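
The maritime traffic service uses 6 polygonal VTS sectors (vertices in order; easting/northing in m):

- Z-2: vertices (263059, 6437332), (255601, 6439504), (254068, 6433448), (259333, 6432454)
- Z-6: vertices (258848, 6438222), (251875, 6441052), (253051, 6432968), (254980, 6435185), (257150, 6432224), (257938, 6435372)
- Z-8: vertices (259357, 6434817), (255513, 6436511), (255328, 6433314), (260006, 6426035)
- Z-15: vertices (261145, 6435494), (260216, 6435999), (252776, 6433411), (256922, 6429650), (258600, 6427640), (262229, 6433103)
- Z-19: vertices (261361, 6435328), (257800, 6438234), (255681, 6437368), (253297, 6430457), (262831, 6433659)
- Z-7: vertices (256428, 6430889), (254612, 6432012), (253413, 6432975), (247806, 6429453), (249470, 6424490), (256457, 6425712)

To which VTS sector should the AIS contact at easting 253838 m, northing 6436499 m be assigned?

Z-6

Cast a ray rightward from (253838, 6436499). For each polygon, the edges (by vertex number in listed order) whose endpoints lie on opposite sides of northing = 6436499, where each meets that height, and whether that is right or left of the point:
Z-2: 2–3 at easting≈254840.3 (right), 4–1 at easting≈262422.7 (right) → 2 crossings.
Z-6: 2–3 at easting≈252537.3 (left), 6–1 at easting≈258297.8 (right) → 1 crossing.
Z-8: 1–2 at easting≈255540.2 (right), 2–3 at easting≈255512.3 (right) → 2 crossings.
Z-15: no edge straddles that height → 0 crossings.
Z-19: 1–2 at easting≈259926.1 (right), 3–4 at easting≈255381.2 (right) → 2 crossings.
Z-7: no edge straddles that height → 0 crossings.
Only Z-6 has an odd count, so the point is inside Z-6.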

» **Your goal**
Give the full listing above again, exactly as it was presented.

» **Worked solution**
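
The maritime traffic service uses 6 polygonal VTS sectors (vertices in order; easting/northing in m):

- Z-2: vertices (263059, 6437332), (255601, 6439504), (254068, 6433448), (259333, 6432454)
- Z-6: vertices (258848, 6438222), (251875, 6441052), (253051, 6432968), (254980, 6435185), (257150, 6432224), (257938, 6435372)
- Z-8: vertices (259357, 6434817), (255513, 6436511), (255328, 6433314), (260006, 6426035)
- Z-15: vertices (261145, 6435494), (260216, 6435999), (252776, 6433411), (256922, 6429650), (258600, 6427640), (262229, 6433103)
- Z-19: vertices (261361, 6435328), (257800, 6438234), (255681, 6437368), (253297, 6430457), (262831, 6433659)
- Z-7: vertices (256428, 6430889), (254612, 6432012), (253413, 6432975), (247806, 6429453), (249470, 6424490), (256457, 6425712)

To which VTS sector should the AIS contact at easting 253838 m, northing 6436499 m be assigned?

Z-6

Cast a ray rightward from (253838, 6436499). For each polygon, the edges (by vertex number in listed order) whose endpoints lie on opposite sides of northing = 6436499, where each meets that height, and whether that is right or left of the point:
Z-2: 2–3 at easting≈254840.3 (right), 4–1 at easting≈262422.7 (right) → 2 crossings.
Z-6: 2–3 at easting≈252537.3 (left), 6–1 at easting≈258297.8 (right) → 1 crossing.
Z-8: 1–2 at easting≈255540.2 (right), 2–3 at easting≈255512.3 (right) → 2 crossings.
Z-15: no edge straddles that height → 0 crossings.
Z-19: 1–2 at easting≈259926.1 (right), 3–4 at easting≈255381.2 (right) → 2 crossings.
Z-7: no edge straddles that height → 0 crossings.
Only Z-6 has an odd count, so the point is inside Z-6.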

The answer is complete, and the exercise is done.